Exercise description: For the entries below, repeat exactly each line starting with the one that contains "Lineage N: Char." and going on through the one that contains "Lineage J: Char.", and no others.

Data extracts:
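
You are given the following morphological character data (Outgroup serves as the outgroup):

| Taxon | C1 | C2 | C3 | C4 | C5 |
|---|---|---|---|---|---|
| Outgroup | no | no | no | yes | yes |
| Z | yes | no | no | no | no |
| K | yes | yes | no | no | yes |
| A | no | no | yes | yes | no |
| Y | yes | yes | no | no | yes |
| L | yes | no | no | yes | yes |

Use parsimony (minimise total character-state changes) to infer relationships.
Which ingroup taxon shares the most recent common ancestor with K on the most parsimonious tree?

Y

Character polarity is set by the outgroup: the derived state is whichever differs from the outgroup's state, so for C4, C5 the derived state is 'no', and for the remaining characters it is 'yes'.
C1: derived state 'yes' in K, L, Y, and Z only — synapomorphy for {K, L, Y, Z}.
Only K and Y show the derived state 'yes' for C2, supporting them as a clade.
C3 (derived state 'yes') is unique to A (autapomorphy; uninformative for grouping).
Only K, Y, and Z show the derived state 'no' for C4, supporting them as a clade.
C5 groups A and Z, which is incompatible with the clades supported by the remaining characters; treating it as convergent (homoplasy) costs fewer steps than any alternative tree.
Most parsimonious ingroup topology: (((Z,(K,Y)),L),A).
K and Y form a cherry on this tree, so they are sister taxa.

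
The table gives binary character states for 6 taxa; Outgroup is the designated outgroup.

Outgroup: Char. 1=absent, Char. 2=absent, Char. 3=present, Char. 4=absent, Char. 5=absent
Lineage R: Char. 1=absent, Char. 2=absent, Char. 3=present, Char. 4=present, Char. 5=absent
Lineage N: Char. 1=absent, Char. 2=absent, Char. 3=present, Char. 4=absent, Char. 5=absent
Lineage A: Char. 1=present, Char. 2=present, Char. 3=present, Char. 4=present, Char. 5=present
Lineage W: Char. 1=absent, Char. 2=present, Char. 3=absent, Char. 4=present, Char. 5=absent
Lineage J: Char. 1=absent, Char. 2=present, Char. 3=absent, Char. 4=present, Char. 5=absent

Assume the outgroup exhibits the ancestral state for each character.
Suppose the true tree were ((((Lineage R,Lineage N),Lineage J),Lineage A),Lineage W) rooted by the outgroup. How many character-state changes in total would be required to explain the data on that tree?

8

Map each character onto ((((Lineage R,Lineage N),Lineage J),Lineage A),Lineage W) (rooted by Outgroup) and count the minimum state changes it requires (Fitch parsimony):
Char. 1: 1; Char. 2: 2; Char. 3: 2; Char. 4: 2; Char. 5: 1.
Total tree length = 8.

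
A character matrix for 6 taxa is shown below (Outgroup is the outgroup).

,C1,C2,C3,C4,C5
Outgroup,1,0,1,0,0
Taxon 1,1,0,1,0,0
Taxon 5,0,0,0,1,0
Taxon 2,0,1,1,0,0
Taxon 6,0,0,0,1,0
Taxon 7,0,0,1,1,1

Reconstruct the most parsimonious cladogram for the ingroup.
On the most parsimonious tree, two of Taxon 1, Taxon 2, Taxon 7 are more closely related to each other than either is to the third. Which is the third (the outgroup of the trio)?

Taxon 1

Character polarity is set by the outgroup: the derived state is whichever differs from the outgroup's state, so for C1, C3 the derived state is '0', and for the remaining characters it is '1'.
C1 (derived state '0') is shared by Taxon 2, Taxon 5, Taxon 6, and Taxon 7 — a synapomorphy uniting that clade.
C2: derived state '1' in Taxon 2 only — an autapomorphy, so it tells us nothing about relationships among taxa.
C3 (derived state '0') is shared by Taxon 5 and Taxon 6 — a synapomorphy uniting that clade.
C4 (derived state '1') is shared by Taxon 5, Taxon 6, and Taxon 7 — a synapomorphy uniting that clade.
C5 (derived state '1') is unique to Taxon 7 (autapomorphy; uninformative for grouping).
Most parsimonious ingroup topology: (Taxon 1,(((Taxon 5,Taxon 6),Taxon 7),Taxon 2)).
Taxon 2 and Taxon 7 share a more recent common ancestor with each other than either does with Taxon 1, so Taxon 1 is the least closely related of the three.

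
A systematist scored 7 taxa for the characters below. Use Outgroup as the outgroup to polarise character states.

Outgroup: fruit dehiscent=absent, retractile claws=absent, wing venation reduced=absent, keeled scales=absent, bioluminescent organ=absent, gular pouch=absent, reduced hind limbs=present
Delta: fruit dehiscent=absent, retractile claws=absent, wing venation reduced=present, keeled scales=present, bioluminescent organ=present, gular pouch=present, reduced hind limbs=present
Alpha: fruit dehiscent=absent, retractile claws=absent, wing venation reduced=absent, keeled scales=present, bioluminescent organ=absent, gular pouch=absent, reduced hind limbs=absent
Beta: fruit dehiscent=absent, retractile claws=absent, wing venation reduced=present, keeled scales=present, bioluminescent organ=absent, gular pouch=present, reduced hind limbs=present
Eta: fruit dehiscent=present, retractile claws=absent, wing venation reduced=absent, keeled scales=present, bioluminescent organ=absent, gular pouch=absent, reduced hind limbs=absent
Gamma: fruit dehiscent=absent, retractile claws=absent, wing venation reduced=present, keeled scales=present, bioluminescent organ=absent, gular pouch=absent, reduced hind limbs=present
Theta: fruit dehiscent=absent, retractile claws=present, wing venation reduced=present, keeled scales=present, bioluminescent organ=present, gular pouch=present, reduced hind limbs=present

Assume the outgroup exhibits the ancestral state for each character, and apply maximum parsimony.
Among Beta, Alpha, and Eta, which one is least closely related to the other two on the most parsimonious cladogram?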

Answer for the task:
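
Lineage N: Char. 1=absent, Char. 2=absent, Char. 3=present, Char. 4=absent, Char. 5=absent
Lineage A: Char. 1=present, Char. 2=present, Char. 3=present, Char. 4=present, Char. 5=present
Lineage W: Char. 1=absent, Char. 2=present, Char. 3=absent, Char. 4=present, Char. 5=absent
Lineage J: Char. 1=absent, Char. 2=present, Char. 3=absent, Char. 4=present, Char. 5=absent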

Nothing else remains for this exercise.